**PROVIDED INFORMATION:**
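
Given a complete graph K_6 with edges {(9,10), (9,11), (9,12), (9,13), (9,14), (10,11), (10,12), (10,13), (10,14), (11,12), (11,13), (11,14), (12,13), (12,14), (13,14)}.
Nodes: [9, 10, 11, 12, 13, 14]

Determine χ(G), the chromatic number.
χ(G) = 6

Clique number ω(G) = 6 (lower bound: χ ≥ ω).
The clique on [9, 10, 11, 12, 13, 14] has size 6, forcing χ ≥ 6, and the coloring below uses 6 colors, so χ(G) = 6.
A valid 6-coloring: color 1: [9]; color 2: [14]; color 3: [11]; color 4: [13]; color 5: [10]; color 6: [12].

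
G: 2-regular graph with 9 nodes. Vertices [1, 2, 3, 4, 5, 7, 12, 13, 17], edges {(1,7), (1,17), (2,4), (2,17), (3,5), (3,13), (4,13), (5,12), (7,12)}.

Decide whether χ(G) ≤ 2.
No, G is not 2-colorable

Odd cycle [12, 7, 1, 17, 2, 4, 13, 3, 5] needs 3 colors (χ ≥ 3).
Hence χ(G) ≥ 3 > 2, so no proper 2-coloring exists.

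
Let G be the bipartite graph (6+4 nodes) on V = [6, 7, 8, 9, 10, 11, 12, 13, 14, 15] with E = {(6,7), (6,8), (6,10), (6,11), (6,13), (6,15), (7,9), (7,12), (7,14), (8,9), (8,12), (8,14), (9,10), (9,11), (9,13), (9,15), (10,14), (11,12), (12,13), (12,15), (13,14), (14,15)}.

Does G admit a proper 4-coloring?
A valid 4-coloring: color 1: [6, 9, 12, 14]; color 2: [7, 8, 10, 11, 13, 15].
(χ(G) = 2 ≤ 4.)

Yes, G is 4-colorable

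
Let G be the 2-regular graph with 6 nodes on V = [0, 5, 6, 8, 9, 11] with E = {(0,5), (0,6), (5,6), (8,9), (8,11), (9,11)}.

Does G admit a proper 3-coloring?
Yes, G is 3-colorable

A valid 3-coloring: color 1: [6, 9]; color 2: [0, 8]; color 3: [5, 11].
(χ(G) = 3 ≤ 3.)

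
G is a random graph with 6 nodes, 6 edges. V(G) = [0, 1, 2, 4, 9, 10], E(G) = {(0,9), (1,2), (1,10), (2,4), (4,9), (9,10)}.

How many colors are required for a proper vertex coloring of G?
χ(G) = 3

Clique number ω(G) = 2 (lower bound: χ ≥ ω).
Odd cycle [2, 1, 10, 9, 4] needs 3 colors (χ ≥ 3).
The coloring below uses 3 colors, so χ(G) = 3.
A valid 3-coloring: color 1: [2, 9]; color 2: [0, 1, 4]; color 3: [10].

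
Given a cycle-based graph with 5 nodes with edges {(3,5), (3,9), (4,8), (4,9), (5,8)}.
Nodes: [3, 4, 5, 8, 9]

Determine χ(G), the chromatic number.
Clique number ω(G) = 2 (lower bound: χ ≥ ω).
Odd cycle [3, 9, 4, 8, 5] needs 3 colors (χ ≥ 3).
The coloring below uses 3 colors, so χ(G) = 3.
A valid 3-coloring: color 1: [3, 8]; color 2: [5, 9]; color 3: [4].

χ(G) = 3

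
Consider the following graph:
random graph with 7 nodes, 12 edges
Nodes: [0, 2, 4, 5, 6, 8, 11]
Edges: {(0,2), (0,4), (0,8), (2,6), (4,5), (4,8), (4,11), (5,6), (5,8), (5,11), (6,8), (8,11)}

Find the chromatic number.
χ(G) = 4

Clique number ω(G) = 4 (lower bound: χ ≥ ω).
The clique on [4, 5, 8, 11] has size 4, forcing χ ≥ 4, and the coloring below uses 4 colors, so χ(G) = 4.
A valid 4-coloring: color 1: [2, 8]; color 2: [4, 6]; color 3: [0, 5]; color 4: [11].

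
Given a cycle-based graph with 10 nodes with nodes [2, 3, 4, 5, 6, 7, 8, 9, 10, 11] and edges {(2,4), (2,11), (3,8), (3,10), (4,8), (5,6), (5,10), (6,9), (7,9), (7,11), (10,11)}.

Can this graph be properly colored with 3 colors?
A valid 3-coloring: color 1: [2, 6, 7, 8, 10]; color 2: [3, 4, 5, 9, 11].
(χ(G) = 2 ≤ 3.)

Yes, G is 3-colorable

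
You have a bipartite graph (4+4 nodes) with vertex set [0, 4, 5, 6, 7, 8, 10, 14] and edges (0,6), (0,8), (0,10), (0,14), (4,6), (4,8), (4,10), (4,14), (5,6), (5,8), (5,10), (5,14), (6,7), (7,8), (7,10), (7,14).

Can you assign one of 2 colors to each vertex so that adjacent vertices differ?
A valid 2-coloring: color 1: [0, 4, 5, 7]; color 2: [6, 8, 10, 14].
(χ(G) = 2 ≤ 2.)

Yes, G is 2-colorable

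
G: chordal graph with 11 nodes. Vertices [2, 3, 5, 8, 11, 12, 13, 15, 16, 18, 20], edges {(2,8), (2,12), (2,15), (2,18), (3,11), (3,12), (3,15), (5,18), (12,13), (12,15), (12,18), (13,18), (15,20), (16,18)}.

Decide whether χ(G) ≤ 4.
A valid 4-coloring: color 1: [8, 11, 15, 18]; color 2: [5, 12, 16, 20]; color 3: [2, 3, 13].
(χ(G) = 3 ≤ 4.)

Yes, G is 4-colorable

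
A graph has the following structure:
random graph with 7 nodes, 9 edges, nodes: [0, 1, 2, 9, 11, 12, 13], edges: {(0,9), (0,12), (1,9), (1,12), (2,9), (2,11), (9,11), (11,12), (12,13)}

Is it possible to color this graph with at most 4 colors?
A valid 4-coloring: color 1: [9, 12]; color 2: [0, 1, 11, 13]; color 3: [2].
(χ(G) = 3 ≤ 4.)

Yes, G is 4-colorable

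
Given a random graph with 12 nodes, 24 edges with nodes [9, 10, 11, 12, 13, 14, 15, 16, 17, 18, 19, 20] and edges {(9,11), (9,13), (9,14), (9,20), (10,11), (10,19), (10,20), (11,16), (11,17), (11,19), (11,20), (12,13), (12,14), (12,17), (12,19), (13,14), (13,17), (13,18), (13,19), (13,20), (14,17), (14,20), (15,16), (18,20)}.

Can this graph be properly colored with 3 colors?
No, G is not 3-colorable

The clique on vertices [9, 13, 14, 20] has size 4 > 3, so it alone needs 4 colors.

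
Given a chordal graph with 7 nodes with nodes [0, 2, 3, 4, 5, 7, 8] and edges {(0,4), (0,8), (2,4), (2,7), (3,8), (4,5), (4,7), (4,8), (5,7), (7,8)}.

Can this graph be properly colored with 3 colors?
Yes, G is 3-colorable

A valid 3-coloring: color 1: [3, 4]; color 2: [0, 7]; color 3: [2, 5, 8].
(χ(G) = 3 ≤ 3.)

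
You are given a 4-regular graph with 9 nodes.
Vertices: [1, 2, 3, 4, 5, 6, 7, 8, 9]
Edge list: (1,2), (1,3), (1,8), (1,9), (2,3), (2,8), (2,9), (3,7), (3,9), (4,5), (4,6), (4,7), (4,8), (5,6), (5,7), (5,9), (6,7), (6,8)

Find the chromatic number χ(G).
χ(G) = 4

Clique number ω(G) = 4 (lower bound: χ ≥ ω).
The clique on [1, 2, 3, 9] has size 4, forcing χ ≥ 4, and the coloring below uses 4 colors, so χ(G) = 4.
A valid 4-coloring: color 1: [1, 6]; color 2: [3, 5, 8]; color 3: [4, 9]; color 4: [2, 7].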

**ABOUT THIS EXERCISE:**
Determine the number of lines in the data above that hold "following", and reply with that number alone.

**TASK RESULT:**
2